REQUIRED WORK -
Could you repeat, word for word, every line from the one containing "Degasser: flow Q" through the final line of the records below, and nothing else?

(Dataset entries)
--- START ---
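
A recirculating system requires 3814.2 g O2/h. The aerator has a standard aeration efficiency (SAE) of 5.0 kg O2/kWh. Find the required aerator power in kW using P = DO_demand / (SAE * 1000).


SAE in g O2/kWh = 5.0 * 1000 = 5000 g/kWh
P = DO_demand / SAE_g = 3814.2 / 5000 = 0.76284 kW

0.76284 kW


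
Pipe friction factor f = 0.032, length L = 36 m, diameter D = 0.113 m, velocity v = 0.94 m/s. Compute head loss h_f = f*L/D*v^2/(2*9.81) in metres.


v^2 = 0.94^2 = 0.8836 m^2/s^2
L/D = 36/0.113 = 318.58407
h_f = f*(L/D)*v^2/(2g) = 0.032 * 318.58407 * 0.8836 / 19.62 = 0.459125 m

0.459125 m


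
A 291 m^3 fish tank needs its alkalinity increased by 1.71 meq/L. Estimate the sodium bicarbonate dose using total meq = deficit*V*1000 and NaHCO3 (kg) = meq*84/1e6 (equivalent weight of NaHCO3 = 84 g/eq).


Tank volume in L = 291 m^3 * 1000 = 291000 L
Total meq required = 1.71 meq/L * 291000 L = 497610 meq
NaHCO3 mass = 497610 meq * 84 mg/meq / 1e6 = 41.7992 kg

41.7992 kg


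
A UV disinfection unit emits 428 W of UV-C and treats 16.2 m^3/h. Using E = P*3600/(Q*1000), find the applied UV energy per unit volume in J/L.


Energy delivered per hour = 428 W * 3600 s = 1540800 J/h
Volume treated per hour = 16.2 m^3/h * 1000 = 16200 L/h
dose = 1540800 / 16200 = 95.1111 J/L

95.1111 J/L


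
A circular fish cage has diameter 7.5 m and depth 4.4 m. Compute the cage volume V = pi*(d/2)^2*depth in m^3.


r = d/2 = 7.5/2 = 3.75 m
Base area = pi*r^2 = pi*3.75^2 = 44.178647 m^2
Volume = 44.178647 * 4.4 = 194.386 m^3

194.386 m^3


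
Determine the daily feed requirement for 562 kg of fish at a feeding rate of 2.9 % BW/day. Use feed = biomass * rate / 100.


Feeding rate fraction = 2.9% / 100 = 0.029
Daily feed = 562 kg * 0.029 = 16.298 kg/day

16.298 kg/day


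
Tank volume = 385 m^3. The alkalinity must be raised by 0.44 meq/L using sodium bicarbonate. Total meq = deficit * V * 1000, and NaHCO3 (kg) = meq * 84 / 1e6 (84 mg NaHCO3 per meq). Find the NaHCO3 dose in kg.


Tank volume in L = 385 m^3 * 1000 = 385000 L
Total meq required = 0.44 meq/L * 385000 L = 169400 meq
NaHCO3 mass = 169400 meq * 84 mg/meq / 1e6 = 14.2296 kg

14.2296 kg


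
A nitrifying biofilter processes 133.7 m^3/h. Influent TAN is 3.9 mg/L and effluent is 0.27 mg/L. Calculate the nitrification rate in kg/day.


Concentration drop: TAN_in - TAN_out = 3.9 - 0.27 = 3.63 mg/L
Hourly TAN removed = Q * dTAN = 133.7 m^3/h * 3.63 mg/L = 485.331 g/h  (m^3/h * mg/L = g/h)
Daily TAN removed = 485.331 * 24 = 11647.944 g/day
Convert to kg/day: 11647.944 / 1000 = 11.647944 kg/day

11.647944 kg/day


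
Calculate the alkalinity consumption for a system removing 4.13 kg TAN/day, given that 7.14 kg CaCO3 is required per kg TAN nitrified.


Alkalinity factor: 7.14 kg CaCO3 consumed per kg TAN nitrified
alk = 4.13 kg TAN * 7.14 = 29.4882 kg CaCO3/day

29.4882 kg CaCO3/day


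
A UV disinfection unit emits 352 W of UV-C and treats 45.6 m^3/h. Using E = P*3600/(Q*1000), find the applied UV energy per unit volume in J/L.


Energy delivered per hour = 352 W * 3600 s = 1267200 J/h
Volume treated per hour = 45.6 m^3/h * 1000 = 45600 L/h
dose = 1267200 / 45600 = 27.7895 J/L

27.7895 J/L


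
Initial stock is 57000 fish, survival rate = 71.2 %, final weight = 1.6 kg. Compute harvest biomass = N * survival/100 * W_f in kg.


Survivors = 57000 * 71.2/100 = 40584 fish
Harvest biomass = survivors * W_f = 40584 * 1.6 = 64934.4 kg

64934.4 kg


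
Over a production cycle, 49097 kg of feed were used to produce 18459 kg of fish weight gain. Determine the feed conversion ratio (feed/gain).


FCR = feed consumed / weight gained
FCR = 49097 kg / 18459 kg = 2.65979

2.65979


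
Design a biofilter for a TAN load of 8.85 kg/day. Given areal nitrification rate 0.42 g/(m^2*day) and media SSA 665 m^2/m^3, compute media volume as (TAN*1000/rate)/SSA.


A = 8.85*1000 / 0.42 = 21071.429 m^2
V = 21071.429 / 665 = 31.6864

31.6864 m^3


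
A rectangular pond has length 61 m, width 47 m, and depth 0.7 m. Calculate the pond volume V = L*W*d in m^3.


Base area = L * W = 61 * 47 = 2867 m^2
Volume = area * depth = 2867 * 0.7 = 2006.9 m^3

2006.9 m^3


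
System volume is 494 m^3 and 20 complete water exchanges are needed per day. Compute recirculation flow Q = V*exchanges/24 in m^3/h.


Daily recirculation volume = 494 m^3 * 20 = 9880 m^3/day
Flow rate Q = daily volume / 24 h = 9880 / 24 = 411.667 m^3/h

411.667 m^3/h


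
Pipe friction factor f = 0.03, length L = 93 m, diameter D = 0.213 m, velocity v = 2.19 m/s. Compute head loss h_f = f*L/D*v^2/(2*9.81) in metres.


v^2 = 2.19^2 = 4.7961 m^2/s^2
L/D = 93/0.213 = 436.61972
h_f = f*(L/D)*v^2/(2g) = 0.03 * 436.61972 * 4.7961 / 19.62 = 3.20194 m

3.20194 m


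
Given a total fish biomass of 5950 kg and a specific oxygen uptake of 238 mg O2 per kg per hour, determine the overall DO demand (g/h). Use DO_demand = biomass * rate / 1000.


Total O2 consumption (mg/h) = 5950 kg * 238 mg/(kg*h) = 1416100 mg/h
Convert to g/h: 1416100 / 1000 = 1416.1 g/h

1416.1 g/h


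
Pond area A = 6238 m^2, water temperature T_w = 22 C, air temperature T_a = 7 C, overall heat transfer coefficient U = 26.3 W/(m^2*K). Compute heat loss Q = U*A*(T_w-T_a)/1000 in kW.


Temperature difference dT = 22 - 7 = 15 K
Heat loss (W) = U * A * dT = 26.3 * 6238 * 15 = 2460891 W
Convert to kW: 2460891 / 1000 = 2460.891 kW

2460.891 kW


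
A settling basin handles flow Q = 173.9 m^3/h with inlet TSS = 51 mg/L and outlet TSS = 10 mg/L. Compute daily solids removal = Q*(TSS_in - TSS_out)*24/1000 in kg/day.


Concentration drop: TSS_in - TSS_out = 51 - 10 = 41 mg/L
Hourly solids removed = Q * dTSS = 173.9 m^3/h * 41 mg/L = 7129.9 g/h  (m^3/h * mg/L = g/h)
Daily solids removed = 7129.9 * 24 = 171117.6 g/day
Convert g to kg: 171117.6 / 1000 = 171.1176 kg/day

171.1176 kg/day


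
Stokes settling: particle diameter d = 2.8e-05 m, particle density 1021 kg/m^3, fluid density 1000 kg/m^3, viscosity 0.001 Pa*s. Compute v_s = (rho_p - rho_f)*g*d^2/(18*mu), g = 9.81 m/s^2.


Density difference: rho_p - rho_f = 1021 - 1000 = 21 kg/m^3
d^2 = (2.8e-05)^2 = 7.84e-10 m^2
Numerator = (rho_p - rho_f) * g * d^2 = 21 * 9.81 * 7.84e-10 = 1.6151184e-07
Denominator = 18 * mu = 18 * 0.001 = 0.018
v_s = 1.6151184e-07 / 0.018 = 8.97288e-06 m/s
Check: Re = rho_f * v_s * d / mu = 1000 * 8.97288e-06 * 2.8e-05 / 0.001 = 2.51e-04 < 1, so Stokes' law applies.

8.97288e-06 m/s


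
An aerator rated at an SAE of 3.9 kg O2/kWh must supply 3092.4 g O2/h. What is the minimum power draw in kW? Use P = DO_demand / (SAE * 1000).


SAE in g O2/kWh = 3.9 * 1000 = 3900 g/kWh
P = DO_demand / SAE_g = 3092.4 / 3900 = 0.792923 kW

0.792923 kW


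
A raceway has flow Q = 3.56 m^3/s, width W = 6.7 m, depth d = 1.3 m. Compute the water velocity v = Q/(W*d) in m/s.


Cross-sectional area = W * d = 6.7 * 1.3 = 8.71 m^2
Velocity = Q / A = 3.56 / 8.71 = 0.408726 m/s

0.408726 m/s


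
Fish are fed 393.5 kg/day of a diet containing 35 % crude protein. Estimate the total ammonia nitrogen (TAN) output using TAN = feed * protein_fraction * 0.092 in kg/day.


Protein in feed = 393.5 * 35/100 = 137.725 kg/day
TAN = protein * 0.092 = 137.725 * 0.092 = 12.6707 kg/day

12.6707 kg/day


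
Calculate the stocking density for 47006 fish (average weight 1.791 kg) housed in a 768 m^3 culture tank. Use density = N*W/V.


Total biomass = 47006 fish * 1.791 kg = 84187.746 kg
Density = total biomass / volume = 84187.746 / 768 = 109.619 kg/m^3

109.619 kg/m^3


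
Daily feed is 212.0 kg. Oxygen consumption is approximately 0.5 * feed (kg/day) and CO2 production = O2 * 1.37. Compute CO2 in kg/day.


O2 = 212.0 * 0.5 = 106
CO2 = 106 * 1.37 = 145.22

145.22 kg/day


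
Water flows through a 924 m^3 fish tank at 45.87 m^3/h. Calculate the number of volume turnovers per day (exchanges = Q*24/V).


Daily flow volume = 45.87 m^3/h * 24 h = 1100.88 m^3/day
Exchanges = daily flow / tank volume = 1100.88 / 924 = 1.19143 exchanges/day

1.19143 exchanges/day


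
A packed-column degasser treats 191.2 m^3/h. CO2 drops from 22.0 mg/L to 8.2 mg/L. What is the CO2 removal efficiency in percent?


CO2_out / CO2_in = 8.2 / 22.0 = 0.37272727
Fraction remaining = 0.37272727
efficiency = (1 - 0.37272727) * 100 = 62.7273 %

62.7273 %


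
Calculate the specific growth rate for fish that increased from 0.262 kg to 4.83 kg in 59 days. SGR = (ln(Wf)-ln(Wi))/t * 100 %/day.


ln(W_f) = ln(4.83) = 1.5748465
ln(W_i) = ln(0.262) = -1.3394108
ln(W_f) - ln(W_i) = 1.5748465 - -1.3394108 = 2.9142573
SGR = 2.9142573 / 59 * 100 = 4.93942 %/day

4.93942 %/day


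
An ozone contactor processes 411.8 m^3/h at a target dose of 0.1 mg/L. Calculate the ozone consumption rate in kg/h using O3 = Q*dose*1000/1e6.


O3 demand (mg/h) = Q * dose * 1000 = 411.8 * 0.1 * 1000 = 41180 mg/h
Convert mg to kg: 41180 / 1e6 = 0.04118 kg/h

0.04118 kg/h


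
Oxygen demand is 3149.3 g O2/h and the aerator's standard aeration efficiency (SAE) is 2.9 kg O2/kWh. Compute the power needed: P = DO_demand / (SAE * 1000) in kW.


SAE in g O2/kWh = 2.9 * 1000 = 2900 g/kWh
P = DO_demand / SAE_g = 3149.3 / 2900 = 1.08597 kW

1.08597 kW


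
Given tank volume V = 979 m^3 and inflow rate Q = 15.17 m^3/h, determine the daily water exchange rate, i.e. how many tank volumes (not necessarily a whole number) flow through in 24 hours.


Daily flow volume = 15.17 m^3/h * 24 h = 364.08 m^3/day
Exchanges = daily flow / tank volume = 364.08 / 979 = 0.37189 exchanges/day

0.37189 exchanges/day


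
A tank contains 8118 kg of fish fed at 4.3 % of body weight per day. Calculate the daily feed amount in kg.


Feeding rate fraction = 4.3% / 100 = 0.043
Daily feed = 8118 kg * 0.043 = 349.074 kg/day

349.074 kg/day


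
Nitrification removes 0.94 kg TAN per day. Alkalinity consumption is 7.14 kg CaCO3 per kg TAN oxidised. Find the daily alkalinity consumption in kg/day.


Alkalinity factor: 7.14 kg CaCO3 consumed per kg TAN nitrified
alk = 0.94 kg TAN * 7.14 = 6.7116 kg CaCO3/day

6.7116 kg CaCO3/day


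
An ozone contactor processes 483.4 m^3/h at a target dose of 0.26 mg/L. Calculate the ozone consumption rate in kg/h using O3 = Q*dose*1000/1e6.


O3 demand (mg/h) = Q * dose * 1000 = 483.4 * 0.26 * 1000 = 125684 mg/h
Convert mg to kg: 125684 / 1e6 = 0.125684 kg/h

0.125684 kg/h


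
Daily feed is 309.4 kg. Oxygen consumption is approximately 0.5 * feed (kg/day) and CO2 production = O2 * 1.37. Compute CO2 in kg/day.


O2 = 309.4 * 0.5 = 154.7
CO2 = 154.7 * 1.37 = 211.939

211.939 kg/day


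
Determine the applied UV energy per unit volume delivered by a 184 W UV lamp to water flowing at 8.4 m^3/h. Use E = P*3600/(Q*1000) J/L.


Energy delivered per hour = 184 W * 3600 s = 662400 J/h
Volume treated per hour = 8.4 m^3/h * 1000 = 8400 L/h
dose = 662400 / 8400 = 78.8571 J/L

78.8571 J/L


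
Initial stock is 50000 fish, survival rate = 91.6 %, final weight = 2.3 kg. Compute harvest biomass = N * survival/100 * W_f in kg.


Survivors = 50000 * 91.6/100 = 45800 fish
Harvest biomass = survivors * W_f = 45800 * 2.3 = 105340 kg

105340 kg


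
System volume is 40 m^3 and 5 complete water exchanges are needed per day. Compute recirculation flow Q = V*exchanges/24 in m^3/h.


Daily recirculation volume = 40 m^3 * 5 = 200 m^3/day
Flow rate Q = daily volume / 24 h = 200 / 24 = 8.33333 m^3/h

8.33333 m^3/h


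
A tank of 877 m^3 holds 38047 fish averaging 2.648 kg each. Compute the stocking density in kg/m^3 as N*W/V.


Total biomass = 38047 fish * 2.648 kg = 100748.456 kg
Density = total biomass / volume = 100748.456 / 877 = 114.879 kg/m^3

114.879 kg/m^3


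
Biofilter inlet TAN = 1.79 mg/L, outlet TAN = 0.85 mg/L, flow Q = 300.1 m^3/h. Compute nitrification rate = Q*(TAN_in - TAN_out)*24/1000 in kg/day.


Concentration drop: TAN_in - TAN_out = 1.79 - 0.85 = 0.94 mg/L
Hourly TAN removed = Q * dTAN = 300.1 m^3/h * 0.94 mg/L = 282.094 g/h  (m^3/h * mg/L = g/h)
Daily TAN removed = 282.094 * 24 = 6770.256 g/day
Convert to kg/day: 6770.256 / 1000 = 6.770256 kg/day

6.770256 kg/day


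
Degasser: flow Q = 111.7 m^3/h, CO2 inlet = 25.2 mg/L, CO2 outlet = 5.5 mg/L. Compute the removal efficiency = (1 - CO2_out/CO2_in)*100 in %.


CO2_out / CO2_in = 5.5 / 25.2 = 0.21825397
Fraction remaining = 0.21825397
efficiency = (1 - 0.21825397) * 100 = 78.1746 %

78.1746 %


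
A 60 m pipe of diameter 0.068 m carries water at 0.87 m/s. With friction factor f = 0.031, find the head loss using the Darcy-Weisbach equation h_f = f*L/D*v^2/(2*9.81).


v^2 = 0.87^2 = 0.7569 m^2/s^2
L/D = 60/0.068 = 882.35294
h_f = f*(L/D)*v^2/(2g) = 0.031 * 882.35294 * 0.7569 / 19.62 = 1.05522 m

1.05522 m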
--- END ---
WRITTEN RESPONSE -
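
Degasser: flow Q = 111.7 m^3/h, CO2 inlet = 25.2 mg/L, CO2 outlet = 5.5 mg/L. Compute the removal efficiency = (1 - CO2_out/CO2_in)*100 in %.


CO2_out / CO2_in = 5.5 / 25.2 = 0.21825397
Fraction remaining = 0.21825397
efficiency = (1 - 0.21825397) * 100 = 78.1746 %

78.1746 %


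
A 60 m pipe of diameter 0.068 m carries water at 0.87 m/s. With friction factor f = 0.031, find the head loss using the Darcy-Weisbach equation h_f = f*L/D*v^2/(2*9.81).


v^2 = 0.87^2 = 0.7569 m^2/s^2
L/D = 60/0.068 = 882.35294
h_f = f*(L/D)*v^2/(2g) = 0.031 * 882.35294 * 0.7569 / 19.62 = 1.05522 m

1.05522 m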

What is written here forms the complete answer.